■ **MATERIAL FOR THIS TASK**
((

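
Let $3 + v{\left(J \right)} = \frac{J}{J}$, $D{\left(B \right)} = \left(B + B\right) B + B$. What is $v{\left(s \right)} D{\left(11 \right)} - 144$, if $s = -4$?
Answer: $-650$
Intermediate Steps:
$D{\left(B \right)} = B + 2 B^{2}$ ($D{\left(B \right)} = 2 B B + B = 2 B^{2} + B = B + 2 B^{2}$)
$v{\left(J \right)} = -2$ ($v{\left(J \right)} = -3 + \frac{J}{J} = -3 + 1 = -2$)
$v{\left(s \right)} D{\left(11 \right)} - 144 = - 2 \cdot 11 \left(1 + 2 \cdot 11\right) - 144 = - 2 \cdot 11 \left(1 + 22\right) - 144 = - 2 \cdot 11 \cdot 23 - 144 = \left(-2\right) 253 - 144 = -506 - 144 = -650$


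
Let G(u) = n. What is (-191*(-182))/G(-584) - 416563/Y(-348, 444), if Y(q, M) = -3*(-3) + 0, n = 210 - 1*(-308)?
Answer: -15390484/333 ≈ -46218.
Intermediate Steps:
n = 518 (n = 210 + 308 = 518)
G(u) = 518
Y(q, M) = 9 (Y(q, M) = 9 + 0 = 9)
(-191*(-182))/G(-584) - 416563/Y(-348, 444) = -191*(-182)/518 - 416563/9 = 34762*(1/518) - 416563*⅑ = 2483/37 - 416563/9 = -15390484/333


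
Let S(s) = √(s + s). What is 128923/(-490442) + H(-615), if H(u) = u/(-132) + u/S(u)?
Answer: 47433999/10789724 + I*√1230/2 ≈ 4.3962 + 17.536*I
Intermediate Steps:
S(s) = √2*√s (S(s) = √(2*s) = √2*√s)
H(u) = -u/132 + √2*√u/2 (H(u) = u/(-132) + u/((√2*√u)) = u*(-1/132) + u*(√2/(2*√u)) = -u/132 + √2*√u/2)
128923/(-490442) + H(-615) = 128923/(-490442) + (-1/132*(-615) + √2*√(-615)/2) = 128923*(-1/490442) + (205/44 + √2*(I*√615)/2) = -128923/490442 + (205/44 + I*√1230/2) = 47433999/10789724 + I*√1230/2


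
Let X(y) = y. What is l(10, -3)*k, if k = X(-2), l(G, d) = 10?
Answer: -20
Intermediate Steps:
k = -2
l(10, -3)*k = 10*(-2) = -20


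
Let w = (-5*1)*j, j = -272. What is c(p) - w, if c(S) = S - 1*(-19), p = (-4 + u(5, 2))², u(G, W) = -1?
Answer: -1316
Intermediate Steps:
w = 1360 (w = -5*1*(-272) = -5*(-272) = 1360)
p = 25 (p = (-4 - 1)² = (-5)² = 25)
c(S) = 19 + S (c(S) = S + 19 = 19 + S)
c(p) - w = (19 + 25) - 1*1360 = 44 - 1360 = -1316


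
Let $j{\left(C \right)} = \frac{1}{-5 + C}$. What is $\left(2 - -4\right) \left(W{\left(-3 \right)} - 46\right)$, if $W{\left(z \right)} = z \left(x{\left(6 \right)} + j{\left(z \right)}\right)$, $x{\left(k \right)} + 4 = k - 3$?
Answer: $- \frac{1023}{4} \approx -255.75$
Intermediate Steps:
$x{\left(k \right)} = -7 + k$ ($x{\left(k \right)} = -4 + \left(k - 3\right) = -4 + \left(-3 + k\right) = -7 + k$)
$W{\left(z \right)} = z \left(-1 + \frac{1}{-5 + z}\right)$ ($W{\left(z \right)} = z \left(\left(-7 + 6\right) + \frac{1}{-5 + z}\right) = z \left(-1 + \frac{1}{-5 + z}\right)$)
$\left(2 - -4\right) \left(W{\left(-3 \right)} - 46\right) = \left(2 - -4\right) \left(- \frac{3 \left(6 - -3\right)}{-5 - 3} - 46\right) = \left(2 + 4\right) \left(- \frac{3 \left(6 + 3\right)}{-8} - 46\right) = 6 \left(\left(-3\right) \left(- \frac{1}{8}\right) 9 - 46\right) = 6 \left(\frac{27}{8} - 46\right) = 6 \left(- \frac{341}{8}\right) = - \frac{1023}{4}$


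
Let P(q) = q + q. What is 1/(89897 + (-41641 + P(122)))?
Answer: 1/48500 ≈ 2.0619e-5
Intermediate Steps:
P(q) = 2*q
1/(89897 + (-41641 + P(122))) = 1/(89897 + (-41641 + 2*122)) = 1/(89897 + (-41641 + 244)) = 1/(89897 - 41397) = 1/48500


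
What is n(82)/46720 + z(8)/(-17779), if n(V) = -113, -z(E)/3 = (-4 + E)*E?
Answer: 2476093/830634880 ≈ 0.0029810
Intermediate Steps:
z(E) = -3*E*(-4 + E) (z(E) = -3*(-4 + E)*E = -3*E*(-4 + E))
n(82)/46720 + z(8)/(-17779) = -113/46720 + (3*8*(4 - 1*8))/(-17779) = -113*1/46720 + (3*8*(4 - 8))*(-1/17779) = -113/46720 + (3*8*(-4))*(-1/17779) = -113/46720 - 96*(-1/17779) = -113/46720 + 96/17779 = 2476093/830634880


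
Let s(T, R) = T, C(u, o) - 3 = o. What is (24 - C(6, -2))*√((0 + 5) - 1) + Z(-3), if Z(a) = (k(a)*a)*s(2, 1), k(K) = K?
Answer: 64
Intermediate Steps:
C(u, o) = 3 + o
Z(a) = 2*a² (Z(a) = (a*a)*2 = a²*2 = 2*a²)
(24 - C(6, -2))*√((0 + 5) - 1) + Z(-3) = (24 - (3 - 2))*√((0 + 5) - 1) + 2*(-3)² = (24 - 1*1)*√(5 - 1) + 2*9 = (24 - 1)*√4 + 18 = 23*2 + 18 = 46 + 18 = 64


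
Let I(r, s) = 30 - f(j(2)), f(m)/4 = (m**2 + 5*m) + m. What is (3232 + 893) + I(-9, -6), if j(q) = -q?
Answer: 4187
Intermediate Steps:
f(m) = 4*m**2 + 24*m (f(m) = 4*((m**2 + 5*m) + m) = 4*(m**2 + 6*m) = 4*m**2 + 24*m)
I(r, s) = 62 (I(r, s) = 30 - 4*(-1*2)*(6 - 1*2) = 30 - 4*(-2)*(6 - 2) = 30 - 4*(-2)*4 = 30 - 1*(-32) = 30 + 32 = 62)
(3232 + 893) + I(-9, -6) = (3232 + 893) + 62 = 4125 + 62 = 4187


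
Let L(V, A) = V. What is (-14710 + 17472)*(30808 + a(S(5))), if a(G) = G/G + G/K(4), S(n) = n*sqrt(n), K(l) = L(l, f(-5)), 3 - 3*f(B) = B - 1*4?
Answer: 85094458 + 6905*sqrt(5)/2 ≈ 8.5102e+7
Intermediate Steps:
f(B) = 7/3 - B/3 (f(B) = 1 - (B - 1*4)/3 = 1 - (B - 4)/3 = 1 - (-4 + B)/3 = 1 + (4/3 - B/3) = 7/3 - B/3)
K(l) = l
S(n) = n**(3/2)
a(G) = 1 + G/4 (a(G) = G/G + G/4 = 1 + G*(1/4) = 1 + G/4)
(-14710 + 17472)*(30808 + a(S(5))) = (-14710 + 17472)*(30808 + (1 + 5**(3/2)/4)) = 2762*(30808 + (1 + (5*sqrt(5))/4)) = 2762*(30808 + (1 + 5*sqrt(5)/4)) = 2762*(30809 + 5*sqrt(5)/4) = 85094458 + 6905*sqrt(5)/2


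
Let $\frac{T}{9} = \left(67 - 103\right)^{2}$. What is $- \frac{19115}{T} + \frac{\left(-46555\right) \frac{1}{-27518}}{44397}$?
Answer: $- \frac{1297365037265}{791672386608} \approx -1.6388$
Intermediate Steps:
$T = 11664$ ($T = 9 \left(67 - 103\right)^{2} = 9 \left(-36\right)^{2} = 9 \cdot 1296 = 11664$)
$- \frac{19115}{T} + \frac{\left(-46555\right) \frac{1}{-27518}}{44397} = - \frac{19115}{11664} + \frac{\left(-46555\right) \frac{1}{-27518}}{44397} = \left(-19115\right) \frac{1}{11664} + \left(-46555\right) \left(- \frac{1}{27518}\right) \frac{1}{44397} = - \frac{19115}{11664} + \frac{46555}{27518} \cdot \frac{1}{44397} = - \frac{19115}{11664} + \frac{46555}{1221716646} = - \frac{1297365037265}{791672386608}$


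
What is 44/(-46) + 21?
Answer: 461/23 ≈ 20.043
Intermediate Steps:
44/(-46) + 21 = -1/46*44 + 21 = -22/23 + 21 = 461/23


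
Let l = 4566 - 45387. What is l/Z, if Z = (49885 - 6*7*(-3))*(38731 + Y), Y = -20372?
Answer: -3711/83468359 ≈ -4.4460e-5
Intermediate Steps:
l = -40821
Z = 918151949 (Z = (49885 - 6*7*(-3))*(38731 - 20372) = (49885 - 42*(-3))*18359 = (49885 + 126)*18359 = 50011*18359 = 918151949)
l/Z = -40821/918151949 = -40821*1/918151949 = -3711/83468359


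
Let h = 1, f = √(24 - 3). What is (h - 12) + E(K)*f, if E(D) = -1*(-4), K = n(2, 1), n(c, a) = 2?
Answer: -11 + 4*√21 ≈ 7.3303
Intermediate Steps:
K = 2
f = √21 ≈ 4.5826
E(D) = 4
(h - 12) + E(K)*f = (1 - 12) + 4*√21 = -11 + 4*√21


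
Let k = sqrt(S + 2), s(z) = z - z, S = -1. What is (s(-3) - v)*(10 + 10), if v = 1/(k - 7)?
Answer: 10/3 ≈ 3.3333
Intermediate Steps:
s(z) = 0
k = 1 (k = sqrt(-1 + 2) = sqrt(1) = 1)
v = -1/6 (v = 1/(1 - 7) = 1/(-6) = -1/6 ≈ -0.16667)
(s(-3) - v)*(10 + 10) = (0 - 1*(-1/6))*(10 + 10) = (0 + 1/6)*20 = (1/6)*20 = 10/3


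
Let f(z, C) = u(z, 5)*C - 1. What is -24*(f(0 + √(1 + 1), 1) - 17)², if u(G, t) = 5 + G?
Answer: -4104 + 624*√2 ≈ -3221.5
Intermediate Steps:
f(z, C) = -1 + C*(5 + z) (f(z, C) = (5 + z)*C - 1 = C*(5 + z) - 1 = -1 + C*(5 + z))
-24*(f(0 + √(1 + 1), 1) - 17)² = -24*((-1 + 1*(5 + (0 + √(1 + 1)))) - 17)² = -24*((-1 + 1*(5 + (0 + √2))) - 17)² = -24*((-1 + 1*(5 + √2)) - 17)² = -24*((-1 + (5 + √2)) - 17)² = -24*((4 + √2) - 17)² = -24*(-13 + √2)²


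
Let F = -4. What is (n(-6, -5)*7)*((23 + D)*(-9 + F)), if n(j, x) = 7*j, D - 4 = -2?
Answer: 95550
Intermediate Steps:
D = 2 (D = 4 - 2 = 2)
(n(-6, -5)*7)*((23 + D)*(-9 + F)) = ((7*(-6))*7)*((23 + 2)*(-9 - 4)) = (-42*7)*(25*(-13)) = -294*(-325) = 95550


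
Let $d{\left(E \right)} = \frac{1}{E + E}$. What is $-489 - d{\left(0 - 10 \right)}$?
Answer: $- \frac{9779}{20} \approx -488.95$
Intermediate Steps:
$d{\left(E \right)} = \frac{1}{2 E}$
$-489 - d{\left(0 - 10 \right)} = -489 - \frac{1}{2 \left(0 - 10\right)} = -489 - \frac{1}{2 \left(-10\right)} = -489 - \frac{1}{2} \left(- \frac{1}{10}\right) = -489 - - \frac{1}{20} = -489 + \frac{1}{20} = - \frac{9779}{20}$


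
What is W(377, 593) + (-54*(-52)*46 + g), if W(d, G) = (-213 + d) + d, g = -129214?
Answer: 495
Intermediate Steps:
W(d, G) = -213 + 2*d
W(377, 593) + (-54*(-52)*46 + g) = (-213 + 2*377) + (-54*(-52)*46 - 129214) = (-213 + 754) + (2808*46 - 129214) = 541 + (129168 - 129214) = 541 - 46 = 495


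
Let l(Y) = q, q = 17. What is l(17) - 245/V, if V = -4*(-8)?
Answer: 299/32 ≈ 9.3438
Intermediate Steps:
l(Y) = 17
V = 32
l(17) - 245/V = 17 - 245/32 = 299/32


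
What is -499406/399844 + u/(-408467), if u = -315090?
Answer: -39002012321/81661539574 ≈ -0.47761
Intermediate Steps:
-499406/399844 + u/(-408467) = -499406/399844 - 315090/(-408467) = -499406*1/399844 - 315090*(-1/408467) = -249703/199922 + 315090/408467 = -39002012321/81661539574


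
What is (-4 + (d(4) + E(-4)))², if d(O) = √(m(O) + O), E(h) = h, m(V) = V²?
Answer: 84 - 32*√5 ≈ 12.446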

))

■ **PROMPT**
Return exactly, and only, the lines from the start of the listing through the line with "Answer: $-650$".

■ **EXPECTED ANSWER**
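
Let $3 + v{\left(J \right)} = \frac{J}{J}$, $D{\left(B \right)} = \left(B + B\right) B + B$. What is $v{\left(s \right)} D{\left(11 \right)} - 144$, if $s = -4$?
Answer: $-650$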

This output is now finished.